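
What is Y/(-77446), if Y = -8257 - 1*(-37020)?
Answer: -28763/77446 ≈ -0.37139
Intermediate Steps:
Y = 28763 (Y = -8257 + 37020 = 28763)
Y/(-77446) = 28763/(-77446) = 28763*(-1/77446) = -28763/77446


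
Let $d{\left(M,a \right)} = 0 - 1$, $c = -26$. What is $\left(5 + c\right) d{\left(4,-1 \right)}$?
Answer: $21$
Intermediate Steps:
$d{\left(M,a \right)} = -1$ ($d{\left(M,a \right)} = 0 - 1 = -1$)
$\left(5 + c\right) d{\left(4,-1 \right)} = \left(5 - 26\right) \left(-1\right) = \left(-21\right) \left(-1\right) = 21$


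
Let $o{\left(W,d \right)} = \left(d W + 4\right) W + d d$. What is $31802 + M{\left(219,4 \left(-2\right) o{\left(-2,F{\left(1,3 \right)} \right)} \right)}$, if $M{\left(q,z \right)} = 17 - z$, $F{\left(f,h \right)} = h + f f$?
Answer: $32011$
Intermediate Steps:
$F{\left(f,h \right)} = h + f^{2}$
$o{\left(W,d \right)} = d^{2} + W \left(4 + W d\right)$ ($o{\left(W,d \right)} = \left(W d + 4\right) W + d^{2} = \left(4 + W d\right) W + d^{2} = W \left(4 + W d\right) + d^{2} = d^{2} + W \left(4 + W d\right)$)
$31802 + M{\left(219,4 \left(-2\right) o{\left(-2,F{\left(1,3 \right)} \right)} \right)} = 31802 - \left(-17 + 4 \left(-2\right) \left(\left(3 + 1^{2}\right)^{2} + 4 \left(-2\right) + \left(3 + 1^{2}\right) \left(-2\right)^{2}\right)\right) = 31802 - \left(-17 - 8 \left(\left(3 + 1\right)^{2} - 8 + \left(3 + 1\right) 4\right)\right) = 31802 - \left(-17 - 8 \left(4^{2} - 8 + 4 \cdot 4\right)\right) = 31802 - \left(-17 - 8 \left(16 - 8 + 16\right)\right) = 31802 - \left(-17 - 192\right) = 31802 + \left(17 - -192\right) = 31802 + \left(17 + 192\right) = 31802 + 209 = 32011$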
+ + + +
Copy the records above. Leave out nothing.

▶ **Answer to this problem**:
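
What is Y/(-77446), if Y = -8257 - 1*(-37020)?
Answer: -28763/77446 ≈ -0.37139
Intermediate Steps:
Y = 28763 (Y = -8257 + 37020 = 28763)
Y/(-77446) = 28763/(-77446) = 28763*(-1/77446) = -28763/77446


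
Let $d{\left(M,a \right)} = 0 - 1$, $c = -26$. What is $\left(5 + c\right) d{\left(4,-1 \right)}$?
Answer: $21$
Intermediate Steps:
$d{\left(M,a \right)} = -1$ ($d{\left(M,a \right)} = 0 - 1 = -1$)
$\left(5 + c\right) d{\left(4,-1 \right)} = \left(5 - 26\right) \left(-1\right) = \left(-21\right) \left(-1\right) = 21$


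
Let $o{\left(W,d \right)} = \left(d W + 4\right) W + d d$. What is $31802 + M{\left(219,4 \left(-2\right) o{\left(-2,F{\left(1,3 \right)} \right)} \right)}$, if $M{\left(q,z \right)} = 17 - z$, $F{\left(f,h \right)} = h + f f$?
Answer: $32011$
Intermediate Steps:
$F{\left(f,h \right)} = h + f^{2}$
$o{\left(W,d \right)} = d^{2} + W \left(4 + W d\right)$ ($o{\left(W,d \right)} = \left(W d + 4\right) W + d^{2} = \left(4 + W d\right) W + d^{2} = W \left(4 + W d\right) + d^{2} = d^{2} + W \left(4 + W d\right)$)
$31802 + M{\left(219,4 \left(-2\right) o{\left(-2,F{\left(1,3 \right)} \right)} \right)} = 31802 - \left(-17 + 4 \left(-2\right) \left(\left(3 + 1^{2}\right)^{2} + 4 \left(-2\right) + \left(3 + 1^{2}\right) \left(-2\right)^{2}\right)\right) = 31802 - \left(-17 - 8 \left(\left(3 + 1\right)^{2} - 8 + \left(3 + 1\right) 4\right)\right) = 31802 - \left(-17 - 8 \left(4^{2} - 8 + 4 \cdot 4\right)\right) = 31802 - \left(-17 - 8 \left(16 - 8 + 16\right)\right) = 31802 - \left(-17 - 192\right) = 31802 + \left(17 - -192\right) = 31802 + \left(17 + 192\right) = 31802 + 209 = 32011$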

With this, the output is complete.